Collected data
--------
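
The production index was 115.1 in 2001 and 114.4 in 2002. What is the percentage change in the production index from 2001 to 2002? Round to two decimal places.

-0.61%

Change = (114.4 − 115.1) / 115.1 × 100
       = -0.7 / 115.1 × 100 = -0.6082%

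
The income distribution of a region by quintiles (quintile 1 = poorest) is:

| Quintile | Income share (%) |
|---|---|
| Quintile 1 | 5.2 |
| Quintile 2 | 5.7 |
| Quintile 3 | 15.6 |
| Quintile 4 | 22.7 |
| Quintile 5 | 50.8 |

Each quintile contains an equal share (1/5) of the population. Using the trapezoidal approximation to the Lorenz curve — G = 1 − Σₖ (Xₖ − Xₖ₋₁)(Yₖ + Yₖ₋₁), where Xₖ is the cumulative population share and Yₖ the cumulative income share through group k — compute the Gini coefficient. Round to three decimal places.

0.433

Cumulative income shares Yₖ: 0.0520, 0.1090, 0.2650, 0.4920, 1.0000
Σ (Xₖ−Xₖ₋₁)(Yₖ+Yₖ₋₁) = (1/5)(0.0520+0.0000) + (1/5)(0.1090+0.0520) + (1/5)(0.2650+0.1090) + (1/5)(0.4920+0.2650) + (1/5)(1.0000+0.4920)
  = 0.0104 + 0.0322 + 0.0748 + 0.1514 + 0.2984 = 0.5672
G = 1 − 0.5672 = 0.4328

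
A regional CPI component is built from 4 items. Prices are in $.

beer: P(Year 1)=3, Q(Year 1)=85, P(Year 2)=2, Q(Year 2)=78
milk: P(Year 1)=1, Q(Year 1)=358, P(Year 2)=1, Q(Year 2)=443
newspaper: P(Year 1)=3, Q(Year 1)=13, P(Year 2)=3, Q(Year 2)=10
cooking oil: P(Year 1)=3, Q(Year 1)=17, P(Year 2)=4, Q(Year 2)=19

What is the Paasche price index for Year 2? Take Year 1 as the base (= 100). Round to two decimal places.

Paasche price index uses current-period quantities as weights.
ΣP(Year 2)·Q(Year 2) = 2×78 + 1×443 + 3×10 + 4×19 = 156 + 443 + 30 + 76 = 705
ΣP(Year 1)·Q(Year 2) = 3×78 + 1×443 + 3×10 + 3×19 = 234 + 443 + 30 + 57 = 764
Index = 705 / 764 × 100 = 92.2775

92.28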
--------
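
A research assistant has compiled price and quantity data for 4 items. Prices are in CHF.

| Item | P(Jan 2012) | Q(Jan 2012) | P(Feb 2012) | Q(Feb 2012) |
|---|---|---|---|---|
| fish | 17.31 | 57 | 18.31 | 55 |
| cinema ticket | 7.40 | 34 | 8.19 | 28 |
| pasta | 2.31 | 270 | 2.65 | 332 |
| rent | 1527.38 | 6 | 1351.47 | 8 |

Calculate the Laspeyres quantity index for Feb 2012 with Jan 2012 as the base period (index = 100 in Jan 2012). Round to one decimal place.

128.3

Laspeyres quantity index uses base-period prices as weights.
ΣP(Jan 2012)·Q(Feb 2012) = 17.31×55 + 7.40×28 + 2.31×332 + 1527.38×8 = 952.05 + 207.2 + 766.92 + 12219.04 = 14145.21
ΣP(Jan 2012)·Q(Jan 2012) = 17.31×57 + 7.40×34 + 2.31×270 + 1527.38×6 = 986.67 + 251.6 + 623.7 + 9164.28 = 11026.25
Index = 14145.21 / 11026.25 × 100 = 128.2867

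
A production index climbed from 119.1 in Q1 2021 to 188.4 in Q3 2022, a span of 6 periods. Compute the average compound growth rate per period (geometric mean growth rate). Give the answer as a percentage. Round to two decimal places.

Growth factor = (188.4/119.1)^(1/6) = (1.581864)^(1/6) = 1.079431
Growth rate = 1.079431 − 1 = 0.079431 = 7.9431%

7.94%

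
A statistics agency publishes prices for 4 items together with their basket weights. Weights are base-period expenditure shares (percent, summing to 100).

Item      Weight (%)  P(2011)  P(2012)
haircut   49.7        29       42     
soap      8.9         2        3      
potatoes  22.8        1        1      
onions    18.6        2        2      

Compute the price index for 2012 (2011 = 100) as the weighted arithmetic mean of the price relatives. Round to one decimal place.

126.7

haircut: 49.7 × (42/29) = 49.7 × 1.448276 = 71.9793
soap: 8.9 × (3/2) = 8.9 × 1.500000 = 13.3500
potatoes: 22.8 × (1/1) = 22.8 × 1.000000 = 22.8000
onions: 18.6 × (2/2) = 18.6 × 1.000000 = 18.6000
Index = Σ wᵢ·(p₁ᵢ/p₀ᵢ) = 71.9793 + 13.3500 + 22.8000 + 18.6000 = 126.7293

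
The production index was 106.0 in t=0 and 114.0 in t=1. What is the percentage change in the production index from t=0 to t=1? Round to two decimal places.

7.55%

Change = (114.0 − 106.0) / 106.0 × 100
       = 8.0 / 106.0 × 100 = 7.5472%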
--------
From the records above, print only the lines between the one holding "18.31 | 55 |" and the one holding "1351.47 | 8 |", inclusive, exactly as they stand.

### Finished task
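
| fish | 17.31 | 57 | 18.31 | 55 |
| cinema ticket | 7.40 | 34 | 8.19 | 28 |
| pasta | 2.31 | 270 | 2.65 | 332 |
| rent | 1527.38 | 6 | 1351.47 | 8 |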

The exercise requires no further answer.